Every line from the one containing "What is the weight" to the one containing "Let G be the undirected graph with edge weights F—H" in the records below, both included, must be set down exactly, and no other line.

(Provided records begins)

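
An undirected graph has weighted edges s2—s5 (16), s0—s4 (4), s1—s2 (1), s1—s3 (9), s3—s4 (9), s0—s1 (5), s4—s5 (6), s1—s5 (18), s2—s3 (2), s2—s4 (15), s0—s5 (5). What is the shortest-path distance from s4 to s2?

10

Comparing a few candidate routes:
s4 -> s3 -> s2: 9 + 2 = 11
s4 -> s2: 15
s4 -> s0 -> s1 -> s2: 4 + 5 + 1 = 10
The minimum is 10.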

(Provided records ends)
(Provided records begins)

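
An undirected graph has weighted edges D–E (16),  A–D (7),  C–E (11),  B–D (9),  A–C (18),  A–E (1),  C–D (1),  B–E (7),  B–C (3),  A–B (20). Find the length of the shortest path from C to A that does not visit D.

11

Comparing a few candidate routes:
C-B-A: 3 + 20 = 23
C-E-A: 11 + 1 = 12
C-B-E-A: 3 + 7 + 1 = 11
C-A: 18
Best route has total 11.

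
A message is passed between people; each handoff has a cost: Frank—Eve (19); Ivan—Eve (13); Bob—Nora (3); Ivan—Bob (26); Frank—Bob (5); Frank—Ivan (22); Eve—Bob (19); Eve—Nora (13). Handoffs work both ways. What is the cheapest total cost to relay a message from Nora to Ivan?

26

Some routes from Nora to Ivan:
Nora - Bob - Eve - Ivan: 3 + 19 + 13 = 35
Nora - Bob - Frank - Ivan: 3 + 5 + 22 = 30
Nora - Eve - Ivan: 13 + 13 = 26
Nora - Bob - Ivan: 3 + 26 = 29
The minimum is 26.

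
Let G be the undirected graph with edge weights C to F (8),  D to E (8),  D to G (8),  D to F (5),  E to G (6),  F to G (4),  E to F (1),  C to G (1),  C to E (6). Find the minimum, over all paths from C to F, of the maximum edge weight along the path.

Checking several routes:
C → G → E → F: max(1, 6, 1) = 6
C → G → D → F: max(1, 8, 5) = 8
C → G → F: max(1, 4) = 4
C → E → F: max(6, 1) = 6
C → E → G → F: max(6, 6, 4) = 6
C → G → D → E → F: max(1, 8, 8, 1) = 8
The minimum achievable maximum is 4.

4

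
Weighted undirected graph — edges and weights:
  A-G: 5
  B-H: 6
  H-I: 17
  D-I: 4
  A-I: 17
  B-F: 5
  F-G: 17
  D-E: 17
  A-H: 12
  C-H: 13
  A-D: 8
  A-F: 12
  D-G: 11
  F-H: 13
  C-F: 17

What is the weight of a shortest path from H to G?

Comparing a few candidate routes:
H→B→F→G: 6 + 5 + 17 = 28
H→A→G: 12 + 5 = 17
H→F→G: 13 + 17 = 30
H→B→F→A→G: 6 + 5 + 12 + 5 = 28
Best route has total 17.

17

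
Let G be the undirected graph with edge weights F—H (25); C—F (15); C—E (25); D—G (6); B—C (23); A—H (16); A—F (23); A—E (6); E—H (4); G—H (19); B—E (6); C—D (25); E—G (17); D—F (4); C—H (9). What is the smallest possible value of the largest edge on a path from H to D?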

(Provided records ends)

(Response below)
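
What is the weight of a shortest path from H to G?

Comparing a few candidate routes:
H→B→F→G: 6 + 5 + 17 = 28
H→A→G: 12 + 5 = 17
H→F→G: 13 + 17 = 30
H→B→F→A→G: 6 + 5 + 12 + 5 = 28
Best route has total 17.

17

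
Let G be the undirected graph with edge weights F—H (25); C—F (15); C—E (25); D—G (6); B—C (23); A—H (16); A—F (23); A—E (6); E—H (4); G—H (19); B—E (6); C—D (25); E—G (17); D—F (4); C—H (9). What is the smallest possible value of the largest edge on a path from H to D?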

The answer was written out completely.